• Exercise objective: Print verbatim the lines of the entries from the one containing "A wafer (n = 2.54)" to the last, inclusive, and no others.

Stored data entries
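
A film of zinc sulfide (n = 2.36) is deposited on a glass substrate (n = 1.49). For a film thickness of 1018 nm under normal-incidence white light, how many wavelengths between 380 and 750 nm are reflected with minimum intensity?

6

Top surface (1.0 → 2.36): reflection off a higher-index medium gives a half-wave phase shift.
Ray reflecting at the bottom interface goes from n = 2.36 toward n = 1.49: no phase shift.
Exactly one π shift → a net half-wave offset.
For weak reflection here: 2 n t = m λ.
λ = 2 n t / m = 4805 / m nm.
m=6: 801 nm (IR); m=7: 686 nm (visible); m=8: 601 nm (visible); m=9: 534 nm (visible); m=10: 480 nm (visible); m=11: 437 nm (visible); m=12: 400 nm (visible); m=13: 370 nm (UV).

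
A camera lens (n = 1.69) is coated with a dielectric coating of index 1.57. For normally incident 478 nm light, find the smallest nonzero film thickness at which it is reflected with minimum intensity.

Ray reflecting at the top interface goes from n = 1.0 toward n = 1.57: a half-wave phase shift.
At the lower boundary (n = 1.57 to n = 1.69) the reflected ray undergoes a half-wave phase shift.
The two reflections carry the same phase change, so no net offset.
With no net inversion, destructive interference in reflection requires 2 n t = (m + ½) λ.
Minimum at m = 0: t = λ / (4 n) = 478 / (4 × 1.57) = 76.1 nm.

76.1 nm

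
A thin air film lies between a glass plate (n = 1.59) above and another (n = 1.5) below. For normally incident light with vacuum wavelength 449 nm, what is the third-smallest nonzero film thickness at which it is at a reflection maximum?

Ray reflecting at the top interface goes from n = 1.59 toward n = 1.0: no phase shift.
At the lower boundary (n = 1.0 to n = 1.5) the reflected ray undergoes a half-wave phase shift.
Exactly one π shift → a net half-wave offset.
For bright reflection here: 2 n t = (m + ½) λ.
The third-smallest nonzero thickness corresponds to m = 2: t = (m + ½) λ / (2 n) = 2.50 × 449 / (2 × 1.0) = 561 nm.

561 nm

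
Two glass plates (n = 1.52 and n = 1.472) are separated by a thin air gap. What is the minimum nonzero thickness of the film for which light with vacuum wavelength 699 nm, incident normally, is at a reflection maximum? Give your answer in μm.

0.175 μm

At the upper boundary (n = 1.52 to n = 1.0) the reflected ray undergoes no phase shift.
Ray reflecting at the bottom interface goes from n = 1.0 toward n = 1.472: a half-wave phase shift.
Net: one phase inversion between the two reflected rays.
With one net inversion, constructive interference in reflection requires 2 n t = (m + ½) λ.
Minimum at m = 0: t = λ / (4 n) = 699 / (4 × 1.0) = 175 nm.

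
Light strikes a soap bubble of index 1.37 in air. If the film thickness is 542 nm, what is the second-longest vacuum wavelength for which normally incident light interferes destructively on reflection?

743 nm

At the upper boundary (n = 1.0 to n = 1.37) the reflected ray undergoes a half-wave phase shift.
Ray reflecting at the bottom interface goes from n = 1.37 toward n = 1.0: no phase shift.
Exactly one π shift → a net half-wave offset.
With one net inversion, destructive interference in reflection requires 2 n t = m λ.
λ = 2 n t / m. The second-longest wavelength is m = 2: λ = 2 × 1.37 × 542 / 2.00 = 743 nm.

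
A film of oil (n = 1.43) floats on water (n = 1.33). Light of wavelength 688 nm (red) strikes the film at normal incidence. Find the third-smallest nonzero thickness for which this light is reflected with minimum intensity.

722 nm

At the upper boundary (n = 1.0 to n = 1.43) the reflected ray undergoes a half-wave phase shift.
At the lower boundary (n = 1.43 to n = 1.33) the reflected ray undergoes no phase shift.
Net: one phase inversion between the two reflected rays.
For weak reflection here: 2 n t = m λ.
The third-smallest nonzero thickness corresponds to m = 3: t = m λ / (2 n) = 3.00 × 688 / (2 × 1.43) = 722 nm.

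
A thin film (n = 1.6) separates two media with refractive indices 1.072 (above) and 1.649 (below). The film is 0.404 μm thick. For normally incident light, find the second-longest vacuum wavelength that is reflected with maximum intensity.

646 nm

Ray reflecting at the top interface goes from n = 1.072 toward n = 1.6: a half-wave phase shift.
At the lower boundary (n = 1.6 to n = 1.649) the reflected ray undergoes a half-wave phase shift.
Net: no relative phase inversion (both shifts match).
So the condition for constructive reflection is 2 n t = m λ.
λ = 2 n t / m. The second-longest wavelength is m = 2: λ = 2 × 1.6 × 404 / 2.00 = 646 nm.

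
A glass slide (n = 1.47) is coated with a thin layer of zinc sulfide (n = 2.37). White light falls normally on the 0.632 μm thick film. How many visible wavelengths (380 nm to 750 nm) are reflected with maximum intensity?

At the upper boundary (n = 1.0 to n = 2.37) the reflected ray undergoes a half-wave phase shift.
Bottom surface (2.37 → 1.47): reflection off a lower-index medium gives no phase shift.
Exactly one π shift → a net half-wave offset.
For strong reflection here: 2 n t = (m + ½) λ.
λ = 2 n t / (m + ½) = 2996 / (m + ½) nm.
m=3: 856 nm (IR); m=4: 666 nm (visible); m=5: 545 nm (visible); m=6: 461 nm (visible); m=7: 399 nm (visible); m=8: 352 nm (UV).

4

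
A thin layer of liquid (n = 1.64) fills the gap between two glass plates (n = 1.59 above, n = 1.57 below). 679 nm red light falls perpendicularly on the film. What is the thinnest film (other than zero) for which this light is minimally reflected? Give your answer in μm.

0.207 μm

At the upper boundary (n = 1.59 to n = 1.64) the reflected ray undergoes a half-wave phase shift.
At the lower boundary (n = 1.64 to n = 1.57) the reflected ray undergoes no phase shift.
The two reflections differ by half a wavelength.
With one net inversion, destructive interference in reflection requires 2 n t = m λ.
Minimum nonzero at m = 1: t = λ / (2 n) = 679 / (2 × 1.64) = 207 nm.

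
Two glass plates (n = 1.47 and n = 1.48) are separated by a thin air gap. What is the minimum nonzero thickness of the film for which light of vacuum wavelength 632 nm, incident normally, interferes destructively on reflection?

316 nm

Top surface (1.47 → 1.0): reflection off a lower-index medium gives no phase shift.
At the lower boundary (n = 1.0 to n = 1.48) the reflected ray undergoes a half-wave phase shift.
Net: one phase inversion between the two reflected rays.
So the condition for destructive reflection is 2 n t = m λ.
Minimum nonzero at m = 1: t = λ / (2 n) = 632 / (2 × 1.0) = 316 nm.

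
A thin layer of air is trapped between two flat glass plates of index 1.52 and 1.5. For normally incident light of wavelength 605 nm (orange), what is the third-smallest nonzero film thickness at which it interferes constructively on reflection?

756 nm

Ray reflecting at the top interface goes from n = 1.52 toward n = 1.0: no phase shift.
At the lower boundary (n = 1.0 to n = 1.5) the reflected ray undergoes a half-wave phase shift.
Net: one phase inversion between the two reflected rays.
So the condition for constructive reflection is 2 n t = (m + ½) λ.
The third-smallest nonzero thickness corresponds to m = 2: t = (m + ½) λ / (2 n) = 2.50 × 605 / (2 × 1.0) = 756 nm.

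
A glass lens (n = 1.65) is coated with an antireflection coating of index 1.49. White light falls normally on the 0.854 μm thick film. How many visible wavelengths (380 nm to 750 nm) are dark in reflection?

4

Ray reflecting at the top interface goes from n = 1.0 toward n = 1.49: a half-wave phase shift.
At the lower boundary (n = 1.49 to n = 1.65) the reflected ray undergoes a half-wave phase shift.
Net: no relative phase inversion (both shifts match).
So the condition for destructive reflection is 2 n t = (m + ½) λ.
λ = 2 n t / (m + ½) = 2545 / (m + ½) nm.
m=2: 1018 nm (IR); m=3: 727 nm (visible); m=4: 566 nm (visible); m=5: 463 nm (visible); m=6: 392 nm (visible); m=7: 339 nm (UV).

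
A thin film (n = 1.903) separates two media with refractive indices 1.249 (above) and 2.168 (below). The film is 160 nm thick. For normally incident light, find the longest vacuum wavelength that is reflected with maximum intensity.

Ray reflecting at the top interface goes from n = 1.249 toward n = 1.903: a half-wave phase shift.
Bottom surface (1.903 → 2.168): reflection off a higher-index medium gives a half-wave phase shift.
The two reflections carry the same phase change, so no net offset.
For strong reflection here: 2 n t = m λ.
λ = 2 n t / m. The longest wavelength is m = 1: λ = 2 × 1.903 × 160 / 1.00 = 609 nm.

609 nm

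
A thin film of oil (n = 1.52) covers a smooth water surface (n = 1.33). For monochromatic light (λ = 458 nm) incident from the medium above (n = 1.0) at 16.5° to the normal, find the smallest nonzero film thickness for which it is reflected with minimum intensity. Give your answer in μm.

Ray reflecting at the top interface goes from n = 1.0 toward n = 1.52: a half-wave phase shift.
Bottom surface (1.52 → 1.33): reflection off a lower-index medium gives no phase shift.
Exactly one π shift → a net half-wave offset.
With one net inversion, destructive interference in reflection requires 2 n t cos θ_r = m λ.
Snell's law: 1.0 sin 16.5° = 1.52 sin θ_r → sin θ_r = 0.187, cos θ_r = 0.982.
Minimum nonzero at m = 1: t = λ / (2 n cos θ_r) = 458 / (2 × 1.52 × 0.982) = 153 nm.

0.153 μm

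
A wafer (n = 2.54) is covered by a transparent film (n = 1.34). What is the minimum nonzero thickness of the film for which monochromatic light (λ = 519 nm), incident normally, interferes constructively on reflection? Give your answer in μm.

0.194 μm

Ray reflecting at the top interface goes from n = 1.0 toward n = 1.34: a half-wave phase shift.
Bottom surface (1.34 → 2.54): reflection off a higher-index medium gives a half-wave phase shift.
Zero or two π shifts → no net half-wave offset.
For maximum reflection here: 2 n t = m λ.
Minimum nonzero at m = 1: t = λ / (2 n) = 519 / (2 × 1.34) = 194 nm.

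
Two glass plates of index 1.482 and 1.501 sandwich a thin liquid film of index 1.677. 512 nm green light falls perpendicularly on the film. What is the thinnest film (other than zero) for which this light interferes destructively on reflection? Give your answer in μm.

At the upper boundary (n = 1.482 to n = 1.677) the reflected ray undergoes a half-wave phase shift.
Bottom surface (1.677 → 1.501): reflection off a lower-index medium gives no phase shift.
Net: one phase inversion between the two reflected rays.
For weak reflection here: 2 n t = m λ.
Minimum nonzero at m = 1: t = λ / (2 n) = 512 / (2 × 1.677) = 153 nm.

0.153 μm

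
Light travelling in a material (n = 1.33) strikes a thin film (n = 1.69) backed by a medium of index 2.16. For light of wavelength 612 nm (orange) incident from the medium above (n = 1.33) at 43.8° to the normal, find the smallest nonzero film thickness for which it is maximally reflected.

216 nm

Ray reflecting at the top interface goes from n = 1.33 toward n = 1.69: a half-wave phase shift.
At the lower boundary (n = 1.69 to n = 2.16) the reflected ray undergoes a half-wave phase shift.
Zero or two π shifts → no net half-wave offset.
So the condition for constructive reflection is 2 n t cos θ_r = m λ.
Snell's law: 1.33 sin 43.8° = 1.69 sin θ_r → sin θ_r = 0.545, cos θ_r = 0.839.
Minimum nonzero at m = 1: t = λ / (2 n cos θ_r) = 612 / (2 × 1.69 × 0.839) = 216 nm.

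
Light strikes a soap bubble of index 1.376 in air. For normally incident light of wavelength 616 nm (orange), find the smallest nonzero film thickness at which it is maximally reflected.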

• Result of the exercise:
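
A wafer (n = 2.54) is covered by a transparent film (n = 1.34). What is the minimum nonzero thickness of the film for which monochromatic light (λ = 519 nm), incident normally, interferes constructively on reflection? Give your answer in μm.

0.194 μm

Ray reflecting at the top interface goes from n = 1.0 toward n = 1.34: a half-wave phase shift.
Bottom surface (1.34 → 2.54): reflection off a higher-index medium gives a half-wave phase shift.
Zero or two π shifts → no net half-wave offset.
For maximum reflection here: 2 n t = m λ.
Minimum nonzero at m = 1: t = λ / (2 n) = 519 / (2 × 1.34) = 194 nm.

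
Two glass plates of index 1.482 and 1.501 sandwich a thin liquid film of index 1.677. 512 nm green light falls perpendicularly on the film. What is the thinnest film (other than zero) for which this light interferes destructively on reflection? Give your answer in μm.

At the upper boundary (n = 1.482 to n = 1.677) the reflected ray undergoes a half-wave phase shift.
Bottom surface (1.677 → 1.501): reflection off a lower-index medium gives no phase shift.
Net: one phase inversion between the two reflected rays.
For weak reflection here: 2 n t = m λ.
Minimum nonzero at m = 1: t = λ / (2 n) = 512 / (2 × 1.677) = 153 nm.

0.153 μm

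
Light travelling in a material (n = 1.33) strikes a thin film (n = 1.69) backed by a medium of index 2.16. For light of wavelength 612 nm (orange) incident from the medium above (n = 1.33) at 43.8° to the normal, find the smallest nonzero film thickness for which it is maximally reflected.

216 nm

Ray reflecting at the top interface goes from n = 1.33 toward n = 1.69: a half-wave phase shift.
At the lower boundary (n = 1.69 to n = 2.16) the reflected ray undergoes a half-wave phase shift.
Zero or two π shifts → no net half-wave offset.
So the condition for constructive reflection is 2 n t cos θ_r = m λ.
Snell's law: 1.33 sin 43.8° = 1.69 sin θ_r → sin θ_r = 0.545, cos θ_r = 0.839.
Minimum nonzero at m = 1: t = λ / (2 n cos θ_r) = 612 / (2 × 1.69 × 0.839) = 216 nm.

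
Light strikes a soap bubble of index 1.376 in air. For normally incident light of wavelength 616 nm (orange), find the smallest nonzero film thickness at which it is maximally reflected.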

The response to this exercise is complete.